__PROBLEM DESCRIPTION__. If a line in the data below holds the word "mineral", copy it.

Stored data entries
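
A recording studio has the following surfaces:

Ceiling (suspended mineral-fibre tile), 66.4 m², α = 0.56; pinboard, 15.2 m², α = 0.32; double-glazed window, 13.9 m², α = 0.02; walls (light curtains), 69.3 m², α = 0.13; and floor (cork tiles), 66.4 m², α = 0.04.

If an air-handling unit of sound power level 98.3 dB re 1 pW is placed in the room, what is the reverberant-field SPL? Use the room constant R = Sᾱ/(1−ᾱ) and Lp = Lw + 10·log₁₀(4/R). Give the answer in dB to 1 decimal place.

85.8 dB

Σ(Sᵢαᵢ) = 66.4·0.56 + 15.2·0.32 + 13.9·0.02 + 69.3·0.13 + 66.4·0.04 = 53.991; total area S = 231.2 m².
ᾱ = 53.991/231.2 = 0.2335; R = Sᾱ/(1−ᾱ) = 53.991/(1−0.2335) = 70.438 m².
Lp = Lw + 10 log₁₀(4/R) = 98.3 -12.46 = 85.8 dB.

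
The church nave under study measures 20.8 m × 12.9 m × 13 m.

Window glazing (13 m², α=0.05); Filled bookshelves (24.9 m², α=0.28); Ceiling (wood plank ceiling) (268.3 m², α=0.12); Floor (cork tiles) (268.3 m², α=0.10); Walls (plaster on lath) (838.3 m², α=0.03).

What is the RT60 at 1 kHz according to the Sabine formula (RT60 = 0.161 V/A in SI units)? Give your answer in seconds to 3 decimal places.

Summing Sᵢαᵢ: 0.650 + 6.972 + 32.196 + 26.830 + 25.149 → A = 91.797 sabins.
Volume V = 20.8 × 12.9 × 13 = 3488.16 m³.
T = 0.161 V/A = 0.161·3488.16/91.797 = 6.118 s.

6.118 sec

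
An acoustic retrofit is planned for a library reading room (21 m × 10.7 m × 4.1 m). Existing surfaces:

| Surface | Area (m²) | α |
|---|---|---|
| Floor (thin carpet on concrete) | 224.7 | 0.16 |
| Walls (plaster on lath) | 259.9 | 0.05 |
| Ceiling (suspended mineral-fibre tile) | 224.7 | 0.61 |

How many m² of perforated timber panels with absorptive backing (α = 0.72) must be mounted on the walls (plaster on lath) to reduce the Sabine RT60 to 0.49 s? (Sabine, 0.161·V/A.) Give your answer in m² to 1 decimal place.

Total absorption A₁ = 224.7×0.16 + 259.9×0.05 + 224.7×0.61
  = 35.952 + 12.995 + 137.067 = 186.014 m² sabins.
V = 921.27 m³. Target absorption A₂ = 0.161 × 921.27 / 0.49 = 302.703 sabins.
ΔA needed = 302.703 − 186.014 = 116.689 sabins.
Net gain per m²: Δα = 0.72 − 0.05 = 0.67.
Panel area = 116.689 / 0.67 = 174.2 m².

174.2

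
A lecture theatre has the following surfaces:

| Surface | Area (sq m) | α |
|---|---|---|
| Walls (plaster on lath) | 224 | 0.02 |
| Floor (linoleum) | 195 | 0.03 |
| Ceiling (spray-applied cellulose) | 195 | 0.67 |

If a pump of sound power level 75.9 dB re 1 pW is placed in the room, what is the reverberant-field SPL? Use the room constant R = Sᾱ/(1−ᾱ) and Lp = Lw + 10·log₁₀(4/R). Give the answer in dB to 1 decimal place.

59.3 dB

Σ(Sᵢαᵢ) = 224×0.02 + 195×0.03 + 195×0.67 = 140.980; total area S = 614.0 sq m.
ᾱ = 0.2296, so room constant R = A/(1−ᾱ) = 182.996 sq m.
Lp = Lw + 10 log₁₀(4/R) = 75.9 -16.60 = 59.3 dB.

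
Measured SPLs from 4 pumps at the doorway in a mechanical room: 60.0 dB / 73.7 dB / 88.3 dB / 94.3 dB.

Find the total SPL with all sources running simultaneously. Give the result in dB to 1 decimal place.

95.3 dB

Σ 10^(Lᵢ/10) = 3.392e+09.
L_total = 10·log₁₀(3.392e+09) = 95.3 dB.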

__SOLUTION FOR THIS TASK__.
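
Ceiling (suspended mineral-fibre tile), 66.4 m², α = 0.56; pinboard, 15.2 m², α = 0.32; double-glazed window, 13.9 m², α = 0.02; walls (light curtains), 69.3 m², α = 0.13; and floor (cork tiles), 66.4 m², α = 0.04.
| Ceiling (suspended mineral-fibre tile) | 224.7 | 0.61 |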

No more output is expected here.